==== Source material

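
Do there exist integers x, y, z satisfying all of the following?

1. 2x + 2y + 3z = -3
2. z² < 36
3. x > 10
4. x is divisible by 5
Yes

Take x = 15, y = -18, z = 1. Substituting into each constraint:
  (1) 2(15) + 2(-18) + 3(1) = -3 ✓
  (2) z² = (1)² = 1, and 1 < 36 ✓
  (3) 15 > 10 ✓
  (4) 15 = 5 × 3, remainder 0 ✓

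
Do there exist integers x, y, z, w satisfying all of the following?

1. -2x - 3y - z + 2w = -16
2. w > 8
Yes

Take x = 0, y = 11, z = 1, w = 9. Substituting into each constraint:
  (1) -2(0) - 3(11) + (-1) + 2(9) = -16 ✓
  (2) 9 > 8 ✓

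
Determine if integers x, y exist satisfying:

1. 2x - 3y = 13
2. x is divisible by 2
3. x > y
Yes

Take x = 2, y = -3. Substituting into each constraint:
  (1) 2(2) - 3(-3) = 13 ✓
  (2) 2 = 2 × 1, remainder 0 ✓
  (3) 2 > -3 ✓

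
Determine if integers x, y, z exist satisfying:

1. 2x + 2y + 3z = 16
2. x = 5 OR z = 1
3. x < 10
Yes

Take x = 5, y = 3, z = 0. Substituting into each constraint:
  (1) 2(5) + 2(3) + 3(0) = 16 ✓
  (2) x = 5, target 5 ✓ (first branch holds)
  (3) 5 < 10 ✓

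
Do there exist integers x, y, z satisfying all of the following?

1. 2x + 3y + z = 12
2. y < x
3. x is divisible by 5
Yes

Take x = 0, y = -1, z = 15. Substituting into each constraint:
  (1) 2(0) + 3(-1) + 15 = 12 ✓
  (2) -1 < 0 ✓
  (3) 0 = 5 × 0, remainder 0 ✓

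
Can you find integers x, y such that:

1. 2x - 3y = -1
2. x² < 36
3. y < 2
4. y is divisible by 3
Yes

Take x = -5, y = -3. Substituting into each constraint:
  (1) 2(-5) - 3(-3) = -1 ✓
  (2) x² = (-5)² = 25, and 25 < 36 ✓
  (3) -3 < 2 ✓
  (4) -3 = 3 × -1, remainder 0 ✓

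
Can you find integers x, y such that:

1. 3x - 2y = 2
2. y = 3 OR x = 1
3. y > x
No

The full constraint system is jointly infeasible over the integers. Each constraint and what it forces:

  - 3x - 2y = 2: is a linear equation tying the variables together
  - y = 3 OR x = 1: forces a choice: either y = 3 or x = 1
  - y > x: bounds one variable relative to another variable

Split on the disjunction (y = 3 OR x = 1):
  • If y = 3: with y = 3, every remaining term of the linear equation is divisible by 3, so the left side is ≡ 0 (mod 3); but the right side 8 ≡ 2 (mod 3). No integers can satisfy it.
  • If x = 1: with x = 1, every remaining term of the linear equation is divisible by 2, so the left side is ≡ 0 (mod 2); but the right side -1 ≡ 1 (mod 2). No integers can satisfy it.
Both branches are infeasible, so the system has no integer solution.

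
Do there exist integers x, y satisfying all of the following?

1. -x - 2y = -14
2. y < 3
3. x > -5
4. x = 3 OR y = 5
No

A contradictory subset is {-x - 2y = -14, y < 3, x = 3 OR y = 5}. No integer assignment can satisfy these jointly:

  - -x - 2y = -14: is a linear equation tying the variables together
  - y < 3: bounds one variable relative to a constant
  - x = 3 OR y = 5: forces a choice: either x = 3 or y = 5

Split on the disjunction (x = 3 OR y = 5):
  • If x = 3: with x = 3, every remaining term of the linear equation is divisible by 2, so the left side is ≡ 0 (mod 2); but the right side -11 ≡ 1 (mod 2). No integers can satisfy it.
  • If y = 5: this contradicts the bound y ≤ 2.
Both branches are infeasible, so the system has no integer solution.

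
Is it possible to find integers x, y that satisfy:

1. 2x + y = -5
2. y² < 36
Yes

Take x = 0, y = -5. Substituting into each constraint:
  (1) 2(0) + (-5) = -5 ✓
  (2) y² = (-5)² = 25, and 25 < 36 ✓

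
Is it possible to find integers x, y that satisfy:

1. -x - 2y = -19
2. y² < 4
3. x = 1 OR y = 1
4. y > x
No

A contradictory subset is {-x - 2y = -19, y² < 4, y > x}. No integer assignment can satisfy these jointly:

  - -x - 2y = -19: is a linear equation tying the variables together
  - y² < 4: restricts y to |y| ≤ 1
  - y > x: bounds one variable relative to another variable

Propagating the comparison: x < y and y ≤ 1 give x ≤ 0. Range argument: with x ∈ [−∞, 0], y ∈ [-1, 1], the left side of the equation is at least -2, but the right side is -19 < -2. No integer solution exists.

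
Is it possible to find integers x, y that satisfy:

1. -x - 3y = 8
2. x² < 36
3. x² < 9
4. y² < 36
Yes

Take x = 1, y = -3. Substituting into each constraint:
  (1) (-1) - 3(-3) = 8 ✓
  (2) x² = (1)² = 1, and 1 < 36 ✓
  (3) x² = (1)² = 1, and 1 < 9 ✓
  (4) y² = (-3)² = 9, and 9 < 36 ✓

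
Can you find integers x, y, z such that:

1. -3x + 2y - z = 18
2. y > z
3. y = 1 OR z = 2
Yes

Take x = -5, y = 1, z = -1. Substituting into each constraint:
  (1) -3(-5) + 2(1) + 1 = 18 ✓
  (2) 1 > -1 ✓
  (3) y = 1, target 1 ✓ (first branch holds)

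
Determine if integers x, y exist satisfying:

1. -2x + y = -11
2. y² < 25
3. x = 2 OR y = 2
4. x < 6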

========

Task statement:
Please return all of the records exactly.

Expected output:
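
Do there exist integers x, y, z satisfying all of the following?

1. 2x + 2y + 3z = -3
2. z² < 36
3. x > 10
4. x is divisible by 5
Yes

Take x = 15, y = -18, z = 1. Substituting into each constraint:
  (1) 2(15) + 2(-18) + 3(1) = -3 ✓
  (2) z² = (1)² = 1, and 1 < 36 ✓
  (3) 15 > 10 ✓
  (4) 15 = 5 × 3, remainder 0 ✓

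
Do there exist integers x, y, z, w satisfying all of the following?

1. -2x - 3y - z + 2w = -16
2. w > 8
Yes

Take x = 0, y = 11, z = 1, w = 9. Substituting into each constraint:
  (1) -2(0) - 3(11) + (-1) + 2(9) = -16 ✓
  (2) 9 > 8 ✓

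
Determine if integers x, y exist satisfying:

1. 2x - 3y = 13
2. x is divisible by 2
3. x > y
Yes

Take x = 2, y = -3. Substituting into each constraint:
  (1) 2(2) - 3(-3) = 13 ✓
  (2) 2 = 2 × 1, remainder 0 ✓
  (3) 2 > -3 ✓

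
Determine if integers x, y, z exist satisfying:

1. 2x + 2y + 3z = 16
2. x = 5 OR z = 1
3. x < 10
Yes

Take x = 5, y = 3, z = 0. Substituting into each constraint:
  (1) 2(5) + 2(3) + 3(0) = 16 ✓
  (2) x = 5, target 5 ✓ (first branch holds)
  (3) 5 < 10 ✓

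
Do there exist integers x, y, z satisfying all of the following?

1. 2x + 3y + z = 12
2. y < x
3. x is divisible by 5
Yes

Take x = 0, y = -1, z = 15. Substituting into each constraint:
  (1) 2(0) + 3(-1) + 15 = 12 ✓
  (2) -1 < 0 ✓
  (3) 0 = 5 × 0, remainder 0 ✓

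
Can you find integers x, y such that:

1. 2x - 3y = -1
2. x² < 36
3. y < 2
4. y is divisible by 3
Yes

Take x = -5, y = -3. Substituting into each constraint:
  (1) 2(-5) - 3(-3) = -1 ✓
  (2) x² = (-5)² = 25, and 25 < 36 ✓
  (3) -3 < 2 ✓
  (4) -3 = 3 × -1, remainder 0 ✓

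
Can you find integers x, y such that:

1. 3x - 2y = 2
2. y = 3 OR x = 1
3. y > x
No

The full constraint system is jointly infeasible over the integers. Each constraint and what it forces:

  - 3x - 2y = 2: is a linear equation tying the variables together
  - y = 3 OR x = 1: forces a choice: either y = 3 or x = 1
  - y > x: bounds one variable relative to another variable

Split on the disjunction (y = 3 OR x = 1):
  • If y = 3: with y = 3, every remaining term of the linear equation is divisible by 3, so the left side is ≡ 0 (mod 3); but the right side 8 ≡ 2 (mod 3). No integers can satisfy it.
  • If x = 1: with x = 1, every remaining term of the linear equation is divisible by 2, so the left side is ≡ 0 (mod 2); but the right side -1 ≡ 1 (mod 2). No integers can satisfy it.
Both branches are infeasible, so the system has no integer solution.

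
Do there exist integers x, y satisfying all of the following?

1. -x - 2y = -14
2. y < 3
3. x > -5
4. x = 3 OR y = 5
No

A contradictory subset is {-x - 2y = -14, y < 3, x = 3 OR y = 5}. No integer assignment can satisfy these jointly:

  - -x - 2y = -14: is a linear equation tying the variables together
  - y < 3: bounds one variable relative to a constant
  - x = 3 OR y = 5: forces a choice: either x = 3 or y = 5

Split on the disjunction (x = 3 OR y = 5):
  • If x = 3: with x = 3, every remaining term of the linear equation is divisible by 2, so the left side is ≡ 0 (mod 2); but the right side -11 ≡ 1 (mod 2). No integers can satisfy it.
  • If y = 5: this contradicts the bound y ≤ 2.
Both branches are infeasible, so the system has no integer solution.

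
Is it possible to find integers x, y that satisfy:

1. 2x + y = -5
2. y² < 36
Yes

Take x = 0, y = -5. Substituting into each constraint:
  (1) 2(0) + (-5) = -5 ✓
  (2) y² = (-5)² = 25, and 25 < 36 ✓

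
Is it possible to find integers x, y that satisfy:

1. -x - 2y = -19
2. y² < 4
3. x = 1 OR y = 1
4. y > x
No

A contradictory subset is {-x - 2y = -19, y² < 4, y > x}. No integer assignment can satisfy these jointly:

  - -x - 2y = -19: is a linear equation tying the variables together
  - y² < 4: restricts y to |y| ≤ 1
  - y > x: bounds one variable relative to another variable

Propagating the comparison: x < y and y ≤ 1 give x ≤ 0. Range argument: with x ∈ [−∞, 0], y ∈ [-1, 1], the left side of the equation is at least -2, but the right side is -19 < -2. No integer solution exists.

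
Is it possible to find integers x, y that satisfy:

1. -x - 3y = 8
2. x² < 36
3. x² < 9
4. y² < 36
Yes

Take x = 1, y = -3. Substituting into each constraint:
  (1) (-1) - 3(-3) = 8 ✓
  (2) x² = (1)² = 1, and 1 < 36 ✓
  (3) x² = (1)² = 1, and 1 < 9 ✓
  (4) y² = (-3)² = 9, and 9 < 36 ✓

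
Can you find integers x, y, z such that:

1. -3x + 2y - z = 18
2. y > z
3. y = 1 OR z = 2
Yes

Take x = -5, y = 1, z = -1. Substituting into each constraint:
  (1) -3(-5) + 2(1) + 1 = 18 ✓
  (2) 1 > -1 ✓
  (3) y = 1, target 1 ✓ (first branch holds)

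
Determine if integers x, y exist satisfying:

1. -2x + y = -11
2. y² < 25
3. x = 2 OR y = 2
4. x < 6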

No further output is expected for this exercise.